- **Work to be completed**
For this exercise, repeat the listing below from its first line through the line containing "filament_diameter=1.75mm, perimeters=2, infill=0%", exactly as written.

- **The data**
┌────────

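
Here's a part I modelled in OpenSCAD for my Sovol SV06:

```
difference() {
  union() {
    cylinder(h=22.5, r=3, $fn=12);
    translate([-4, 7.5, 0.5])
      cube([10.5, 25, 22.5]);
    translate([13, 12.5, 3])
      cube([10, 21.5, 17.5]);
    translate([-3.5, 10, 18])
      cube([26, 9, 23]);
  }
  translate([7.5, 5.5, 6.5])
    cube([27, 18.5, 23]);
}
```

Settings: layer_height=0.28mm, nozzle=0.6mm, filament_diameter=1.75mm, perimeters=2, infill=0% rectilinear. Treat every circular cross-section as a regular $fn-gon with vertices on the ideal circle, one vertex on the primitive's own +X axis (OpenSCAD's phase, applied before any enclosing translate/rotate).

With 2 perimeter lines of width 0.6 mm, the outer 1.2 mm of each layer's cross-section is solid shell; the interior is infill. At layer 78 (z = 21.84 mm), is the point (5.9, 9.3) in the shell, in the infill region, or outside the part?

shell

At z = 21.84 mm: the r=3 cylinder contributes a regular 12-gon of circumradius 3; the cube at (-4, 7.5) is present — its section is the full 10.5×25 rectangle; the cube at (13, 12.5) is absent (z outside [3, 20.5]); the cube at (-3.5, 10) is present — its section is the full 26×9 rectangle; Taking the union: the regions partially overlap (shared area 90.00 mm²), so overlapping operands fuse into one piece — 2 connected regions; the cube at (7.5, 5.5) (footprint 27×18.5) is included at this height; Subtracting the remaining from the first: starting from that combined region, the 27×18.5 cube at (7.5, 5.5) partially overlaps it — only the 135.00 mm² overlap (of its 499.50 mm²) is removed, clipping the outline — 2 connected regions. Overall, the cross-section has 2 separate islands. The nearest boundary edge runs (6.50, 10.00)→(6.50, 7.50); distance from the point to it = 0.60 mm. (Shell/infill is judged within the island containing the point — the largest one.) The point is inside the cross-section, 0.60 mm from the nearest boundary — within the 1.2 mm shell band (2 × 0.6).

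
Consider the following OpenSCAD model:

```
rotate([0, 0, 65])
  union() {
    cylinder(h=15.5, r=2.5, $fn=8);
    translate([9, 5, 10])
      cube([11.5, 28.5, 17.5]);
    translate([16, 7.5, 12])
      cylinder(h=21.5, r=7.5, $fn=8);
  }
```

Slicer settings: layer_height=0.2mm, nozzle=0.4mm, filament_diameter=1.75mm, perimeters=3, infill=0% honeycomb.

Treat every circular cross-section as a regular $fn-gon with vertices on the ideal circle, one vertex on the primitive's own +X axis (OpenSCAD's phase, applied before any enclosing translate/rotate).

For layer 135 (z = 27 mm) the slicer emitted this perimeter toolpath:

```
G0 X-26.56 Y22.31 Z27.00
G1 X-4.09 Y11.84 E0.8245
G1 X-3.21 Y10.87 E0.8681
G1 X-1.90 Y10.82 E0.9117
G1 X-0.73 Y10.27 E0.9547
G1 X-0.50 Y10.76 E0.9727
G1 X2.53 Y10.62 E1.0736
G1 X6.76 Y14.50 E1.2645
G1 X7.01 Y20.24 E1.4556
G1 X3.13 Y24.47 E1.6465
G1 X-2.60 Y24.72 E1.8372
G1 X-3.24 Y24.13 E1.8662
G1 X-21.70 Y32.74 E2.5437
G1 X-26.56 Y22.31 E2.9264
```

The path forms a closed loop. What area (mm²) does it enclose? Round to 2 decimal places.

Apply the shoelace formula to the sequence of (X, Y) vertices; enclosed area = 389.49 mm².

389.49 mm²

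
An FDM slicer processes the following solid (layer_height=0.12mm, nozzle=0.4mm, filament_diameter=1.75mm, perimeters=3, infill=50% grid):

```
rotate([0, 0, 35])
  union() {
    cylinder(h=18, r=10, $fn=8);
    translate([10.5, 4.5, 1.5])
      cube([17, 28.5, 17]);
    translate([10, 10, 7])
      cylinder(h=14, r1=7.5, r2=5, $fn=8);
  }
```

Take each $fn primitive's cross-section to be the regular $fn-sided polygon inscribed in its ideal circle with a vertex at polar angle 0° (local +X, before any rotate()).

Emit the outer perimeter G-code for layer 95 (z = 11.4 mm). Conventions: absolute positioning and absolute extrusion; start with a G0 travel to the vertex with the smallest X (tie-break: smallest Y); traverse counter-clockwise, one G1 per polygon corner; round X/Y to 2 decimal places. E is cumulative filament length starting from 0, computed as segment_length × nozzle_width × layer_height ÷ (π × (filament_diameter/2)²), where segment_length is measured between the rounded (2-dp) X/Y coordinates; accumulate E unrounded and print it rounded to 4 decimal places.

G0 X-10.33 Y33.05 Z11.40
G1 X-0.87 Y19.54 E0.3291
G1 X-1.40 Y19.43 E0.3399
G1 X-4.16 Y15.09 E0.4426
G1 X-3.04 Y10.08 E0.5450
G1 X-1.54 Y9.12 E0.5806
G1 X-5.74 Y8.19 E0.6664
G1 X-9.85 Y1.74 E0.8190
G1 X-8.19 Y-5.74 E0.9719
G1 X-1.74 Y-9.85 E1.1246
G1 X5.74 Y-8.19 E1.2775
G1 X9.85 Y-1.74 E1.4301
G1 X8.19 Y5.74 E1.5830
G1 X4.57 Y8.04 E1.6686
G1 X6.31 Y8.43 E1.7042
G1 X8.01 Y11.10 E1.7673
G1 X19.95 Y19.46 E2.0582
G1 X3.60 Y42.81 E2.6271
G1 X-10.33 Y33.05 E2.9665

At z = 11.4 mm: the r=10 cylinder gives a regular 8-gon of circumradius 10 (constant along its height); the cube at (10.5, 4.5) is present — its section is the full 17×28.5 rectangle; the cone at (10, 10) (r1=7.5→r2=5) has section circumradius 6.714 here — a regular 8-gon; Merging all regions: the regions partially overlap (shared area 63.91 mm²), so overlapping operands fuse into one piece — 1 connected region; (whole slice rotated 35° about Z — lengths, areas and connectivity unchanged). The outline is a single polygon with 18 vertices. Extrusion per mm of travel: 0.4 × 0.12 / (π × 0.875²) = 0.019956. Accumulating E over each segment gives final E = 2.9665.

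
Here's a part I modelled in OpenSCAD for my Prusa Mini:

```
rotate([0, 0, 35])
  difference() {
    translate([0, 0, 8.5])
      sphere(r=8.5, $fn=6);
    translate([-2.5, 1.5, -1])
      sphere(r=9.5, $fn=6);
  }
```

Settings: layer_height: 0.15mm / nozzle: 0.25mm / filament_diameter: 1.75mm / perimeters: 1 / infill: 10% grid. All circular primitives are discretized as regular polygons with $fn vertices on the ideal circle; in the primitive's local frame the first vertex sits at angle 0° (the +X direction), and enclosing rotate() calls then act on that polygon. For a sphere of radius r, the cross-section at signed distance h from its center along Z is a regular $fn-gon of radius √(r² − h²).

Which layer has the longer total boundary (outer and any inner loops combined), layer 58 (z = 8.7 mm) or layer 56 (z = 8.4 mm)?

layer 56 (z = 8.4 mm)

Layer 58 (z = 8.7): the r=8.5 sphere contributes a regular 6-gon of circumradius √(8.5²−0.2²) = 8.498 (perimeter = 2·6·8.498·sin(180°/6) = 50.99 mm); the sphere at (-2.5, 1.5) is not intersected at this z (|z−center|=9.700 > r=9.5); Taking the first minus the rest: none of the subtracted shapes is present at this height, so the r=8.5 sphere is unchanged — boundary = 50.99 mm; (rotated 35° about Z; rotation is an isometry so areas/perimeters/island counts are preserved). So its perimeter = 50.99 mm. Layer 56 (z = 8.4): the r=8.5 sphere slices to a regular 6-gon of circumradius 8.499 (√(r²−h²) with h=0.1 from center) (perimeter = 2·6·8.499·sin(180°/6) = 51.00 mm); the r=9.5 sphere at (-2.5, 1.5) contributes a regular 6-gon of circumradius √(9.5²−9.4²) = 1.375 (perimeter = 2·6·1.375·sin(180°/6) = 8.25 mm); Subtracting the remaining from the first: starting from the r=8.5 sphere, the r=9.5 sphere at (-2.5, 1.5) lies wholly inside it (removes its full 4.91 mm² and its 8.25 mm outline becomes a hole wall) — boundary (outer + 1 inner loop) = 59.25 mm; (whole slice rotated 35° about Z — lengths, areas and connectivity unchanged). So its perimeter = 59.25 mm. Layer 56 is larger (59.25 vs 50.99 mm).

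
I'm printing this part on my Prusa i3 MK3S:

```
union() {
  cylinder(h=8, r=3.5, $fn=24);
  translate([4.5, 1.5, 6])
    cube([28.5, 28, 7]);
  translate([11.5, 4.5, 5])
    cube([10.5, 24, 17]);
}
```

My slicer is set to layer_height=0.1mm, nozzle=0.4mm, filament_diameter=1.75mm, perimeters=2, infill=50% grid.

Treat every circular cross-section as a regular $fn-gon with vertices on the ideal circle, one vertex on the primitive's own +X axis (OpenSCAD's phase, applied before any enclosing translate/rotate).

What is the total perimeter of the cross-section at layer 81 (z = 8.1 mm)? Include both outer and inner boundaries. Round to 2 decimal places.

At z = 8.1 mm: the cylinder does not reach this height (z outside [0, 8]); the cube at (4.5, 1.5) is present — its section is the full 28.5×28 rectangle (perimeter 113.00 mm); the 10.5×24 cube at (11.5, 4.5) contributes its full rectangle (perimeter 69.00 mm); Merging all regions: the 10.5×24 cube at (11.5, 4.5) lies entirely inside the 28.5×28 cube at (4.5, 1.5), so the union is just the 28.5×28 cube at (4.5, 1.5) — boundary = 113.00 mm. Overall, the cross-section is a single solid region. Total boundary length (outer) = 113.00 mm.

113.00 mm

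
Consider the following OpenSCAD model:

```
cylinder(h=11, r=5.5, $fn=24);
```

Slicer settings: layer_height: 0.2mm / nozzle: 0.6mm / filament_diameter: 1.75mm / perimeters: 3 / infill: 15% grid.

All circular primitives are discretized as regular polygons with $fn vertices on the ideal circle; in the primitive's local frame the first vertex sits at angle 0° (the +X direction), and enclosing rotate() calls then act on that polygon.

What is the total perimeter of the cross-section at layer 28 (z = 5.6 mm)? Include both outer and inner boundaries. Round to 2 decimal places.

34.46 mm

At z = 5.6 mm: the r=5.5 cylinder gives a regular 24-gon of circumradius 5.5 (constant along its height) (perimeter = 2·24·5.500·sin(180°/24) = 34.46 mm). Overall, the cross-section is a single solid region. Total boundary length (outer) = 34.46 mm.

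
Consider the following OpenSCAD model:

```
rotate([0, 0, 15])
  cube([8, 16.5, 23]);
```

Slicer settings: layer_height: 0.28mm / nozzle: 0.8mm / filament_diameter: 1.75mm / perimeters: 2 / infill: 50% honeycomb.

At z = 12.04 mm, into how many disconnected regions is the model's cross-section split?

1

At z = 12.04 mm: the 8×16.5 cube contributes its full rectangle; (whole slice rotated 15° about Z — lengths, areas and connectivity unchanged). The result has 1 disconnected region.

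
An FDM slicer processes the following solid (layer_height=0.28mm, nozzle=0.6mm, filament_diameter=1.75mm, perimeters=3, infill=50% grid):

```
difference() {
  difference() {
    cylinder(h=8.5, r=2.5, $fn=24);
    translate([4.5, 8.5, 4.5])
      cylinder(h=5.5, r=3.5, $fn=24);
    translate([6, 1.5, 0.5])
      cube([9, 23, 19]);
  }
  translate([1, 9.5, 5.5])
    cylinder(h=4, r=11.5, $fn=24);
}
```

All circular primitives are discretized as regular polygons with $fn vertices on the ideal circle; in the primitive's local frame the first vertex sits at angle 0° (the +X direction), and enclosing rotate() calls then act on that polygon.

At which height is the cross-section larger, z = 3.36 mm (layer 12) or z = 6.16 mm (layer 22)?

layer 12 (z = 3.36 mm)

Layer 12 (z = 3.36): the cylinder: section is a regular 24-gon, circumradius r=2.5 (area = (24/2)·2.500²·sin(360°/24) = 19.41 mm²); the cylinder at (4.5, 8.5) is absent (z outside [4.5, 10]); the cube at (6, 1.5) is present — its section is the full 9×23 rectangle (area 207.00 mm²); After the difference (first − rest): starting from the r=2.5 cylinder (19.41 mm²), the 9×23 cube at (6, 1.5) misses the remaining region (no effect) — area = 19.41 mm²; the cylinder at (1, 9.5) is absent (z outside [5.5, 9.5]); After the difference (first − rest): none of the subtracted shapes is present at this height, so that combined region is unchanged — area = 19.41 mm². So its area = 19.41 mm². Layer 22 (z = 6.16): the cylinder: section is a regular 24-gon, circumradius r=2.5 (area = (24/2)·2.500²·sin(360°/24) = 19.41 mm²); the cylinder at (4.5, 8.5): section is a regular 24-gon, circumradius r=3.5 (area = (24/2)·3.500²·sin(360°/24) = 38.05 mm²); the cube at (6, 1.5) (footprint 9×23) is included at this height (area 207.00 mm²); Subtracting the remaining from the first: starting from the r=2.5 cylinder (19.41 mm²), the r=3.5 cylinder at (4.5, 8.5) misses the remaining region (no effect); the 9×23 cube at (6, 1.5) misses the remaining region (no effect) — area = 19.41 mm²; the cylinder at (1, 9.5): section is a regular 24-gon, circumradius r=11.5 (area = (24/2)·11.500²·sin(360°/24) = 410.75 mm²); Subtracting the remaining from the first: starting from the result so far (19.41 mm²), the r=11.5 cylinder at (1, 9.5) partially overlaps it — only the 17.94 mm² overlap (of its 410.75 mm²) is removed, clipping the outline — area = 1.47 mm². So its area = 1.47 mm². Layer 12 is larger (19.41 vs 1.47 mm²).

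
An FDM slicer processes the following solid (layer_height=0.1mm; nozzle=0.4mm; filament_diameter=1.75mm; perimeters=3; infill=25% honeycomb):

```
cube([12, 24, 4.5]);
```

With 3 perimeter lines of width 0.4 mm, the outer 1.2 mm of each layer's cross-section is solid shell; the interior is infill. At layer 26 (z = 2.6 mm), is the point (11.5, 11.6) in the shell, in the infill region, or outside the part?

shell

At z = 2.6 mm: the 12×24 cube contributes its full rectangle. Overall, the cross-section is a single solid region. The nearest boundary edge runs (12.00, 0.00)→(12.00, 24.00); distance from the point to it = 0.50 mm. The point is inside the cross-section, 0.50 mm from the nearest boundary — within the 1.2 mm shell band (3 × 0.4).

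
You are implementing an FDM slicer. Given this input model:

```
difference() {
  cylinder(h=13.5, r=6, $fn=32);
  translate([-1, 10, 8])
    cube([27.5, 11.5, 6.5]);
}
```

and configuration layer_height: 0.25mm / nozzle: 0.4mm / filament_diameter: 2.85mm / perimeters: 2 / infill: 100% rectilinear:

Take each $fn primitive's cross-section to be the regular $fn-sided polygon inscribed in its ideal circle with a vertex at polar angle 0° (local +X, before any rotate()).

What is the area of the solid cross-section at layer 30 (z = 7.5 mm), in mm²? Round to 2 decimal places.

At z = 7.5 mm: the r=6 cylinder gives a regular 32-gon of circumradius 6 (constant along its height) (area = (32/2)·6.000²·sin(360°/32) = 112.37 mm²); the cube at (-1, 10) does not reach this height (z outside [8, 14.5]); After the difference (first − rest): none of the subtracted shapes is present at this height, so the r=6 cylinder is unchanged — area = 112.37 mm². Overall, the cross-section is a single solid region. Net area = 112.37 mm².

112.37 mm²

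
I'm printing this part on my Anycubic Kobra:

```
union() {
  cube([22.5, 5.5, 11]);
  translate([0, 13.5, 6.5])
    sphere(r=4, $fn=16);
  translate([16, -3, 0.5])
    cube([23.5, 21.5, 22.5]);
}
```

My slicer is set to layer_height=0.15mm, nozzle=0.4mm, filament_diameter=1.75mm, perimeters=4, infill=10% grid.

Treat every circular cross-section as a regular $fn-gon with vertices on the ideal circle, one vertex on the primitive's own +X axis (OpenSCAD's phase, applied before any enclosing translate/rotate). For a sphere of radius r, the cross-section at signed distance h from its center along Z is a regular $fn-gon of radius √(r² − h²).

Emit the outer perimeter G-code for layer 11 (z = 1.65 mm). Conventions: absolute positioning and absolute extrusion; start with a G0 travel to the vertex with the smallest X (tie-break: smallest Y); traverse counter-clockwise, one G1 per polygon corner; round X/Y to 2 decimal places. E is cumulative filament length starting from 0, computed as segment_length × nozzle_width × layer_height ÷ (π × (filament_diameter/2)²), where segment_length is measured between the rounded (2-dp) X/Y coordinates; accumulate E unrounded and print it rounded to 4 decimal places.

At z = 1.65 mm: the 22.5×5.5 cube contributes its full rectangle; the sphere at (0, 13.5) is not intersected at this z (|z−center|=4.850 > r=4); the 23.5×21.5 cube at (16, -3) contributes its full rectangle; Merging all regions: the regions partially overlap (shared area 35.75 mm²), so overlapping operands fuse into one piece — 1 connected region. The outline is a single polygon with 8 vertices. Extrusion per mm of travel: 0.4 × 0.15 / (π × 0.875²) = 0.024945. Accumulating E over each segment gives final E = 3.0433.

G0 X0.00 Y0.00 Z1.65
G1 X16.00 Y0.00 E0.3991
G1 X16.00 Y-3.00 E0.4740
G1 X39.50 Y-3.00 E1.0602
G1 X39.50 Y18.50 E1.5965
G1 X16.00 Y18.50 E2.1827
G1 X16.00 Y5.50 E2.5070
G1 X0.00 Y5.50 E2.9061
G1 X0.00 Y0.00 E3.0433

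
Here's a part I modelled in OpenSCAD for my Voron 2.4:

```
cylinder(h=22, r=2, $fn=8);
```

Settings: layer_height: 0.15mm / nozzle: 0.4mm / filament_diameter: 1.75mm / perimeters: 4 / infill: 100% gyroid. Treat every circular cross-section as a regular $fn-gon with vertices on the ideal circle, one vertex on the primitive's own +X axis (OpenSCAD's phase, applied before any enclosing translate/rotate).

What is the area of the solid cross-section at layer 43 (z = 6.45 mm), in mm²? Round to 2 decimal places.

11.31 mm²

At z = 6.45 mm: the r=2 cylinder contributes a regular 8-gon of circumradius 2 (area = (8/2)·2.000²·sin(360°/8) = 11.31 mm²). Overall, the cross-section is a single solid region. Net area = 11.31 mm².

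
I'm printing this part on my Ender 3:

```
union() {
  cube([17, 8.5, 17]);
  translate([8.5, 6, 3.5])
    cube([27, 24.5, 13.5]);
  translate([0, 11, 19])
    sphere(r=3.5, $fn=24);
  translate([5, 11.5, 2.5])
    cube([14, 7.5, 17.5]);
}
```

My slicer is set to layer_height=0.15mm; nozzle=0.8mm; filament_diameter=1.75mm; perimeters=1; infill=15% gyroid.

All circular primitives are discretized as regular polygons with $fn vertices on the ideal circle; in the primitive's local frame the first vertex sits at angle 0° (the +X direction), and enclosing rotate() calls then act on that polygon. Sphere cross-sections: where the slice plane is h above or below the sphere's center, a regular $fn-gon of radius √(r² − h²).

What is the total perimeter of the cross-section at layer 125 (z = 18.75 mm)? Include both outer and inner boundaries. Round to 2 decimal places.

At z = 18.75 mm: the cube does not reach this height (z outside [0, 17]); the cube at (8.5, 6) does not reach this height (z outside [3.5, 17]); the sphere at (0, 11): section is a regular 24-gon, circumradius = √(r²−h²) = √(3.5²−0.25²) = 3.491 (perimeter = 2·24·3.491·sin(180°/24) = 21.87 mm); the 14×7.5 cube at (5, 11.5) contributes its full rectangle (perimeter 43.00 mm); Taking the union: the 2 present regions are separate (no shared area or edge), so areas and boundary lengths simply add and each stays a separate island — boundary = 64.87 mm. Overall, the cross-section has 2 separate islands. Total boundary length (outer) = 64.87 mm.

64.87 mm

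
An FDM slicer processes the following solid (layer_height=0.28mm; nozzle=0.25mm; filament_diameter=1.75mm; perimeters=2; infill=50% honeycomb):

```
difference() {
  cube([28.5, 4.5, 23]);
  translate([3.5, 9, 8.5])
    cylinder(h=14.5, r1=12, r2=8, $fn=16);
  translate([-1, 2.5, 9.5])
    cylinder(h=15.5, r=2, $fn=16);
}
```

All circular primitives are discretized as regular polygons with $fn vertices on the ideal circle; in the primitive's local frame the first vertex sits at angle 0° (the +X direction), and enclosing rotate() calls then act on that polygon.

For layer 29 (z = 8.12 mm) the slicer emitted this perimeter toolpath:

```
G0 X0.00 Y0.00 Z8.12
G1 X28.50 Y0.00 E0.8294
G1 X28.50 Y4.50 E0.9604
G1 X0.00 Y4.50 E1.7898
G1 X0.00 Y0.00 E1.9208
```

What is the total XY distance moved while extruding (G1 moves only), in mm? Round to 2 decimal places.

66.00 mm

Sum the Euclidean lengths of each G1 segment: total = 66.00 mm.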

└────────

- **Your solution**
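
Here's a part I modelled in OpenSCAD for my Sovol SV06:

```
difference() {
  union() {
    cylinder(h=22.5, r=3, $fn=12);
    translate([-4, 7.5, 0.5])
      cube([10.5, 25, 22.5]);
    translate([13, 12.5, 3])
      cube([10, 21.5, 17.5]);
    translate([-3.5, 10, 18])
      cube([26, 9, 23]);
  }
  translate([7.5, 5.5, 6.5])
    cube([27, 18.5, 23]);
}
```

Settings: layer_height=0.28mm, nozzle=0.6mm, filament_diameter=1.75mm, perimeters=2, infill=0% rectilinear. Treat every circular cross-section as a regular $fn-gon with vertices on the ideal circle, one vertex on the primitive's own +X axis (OpenSCAD's phase, applied before any enclosing translate/rotate).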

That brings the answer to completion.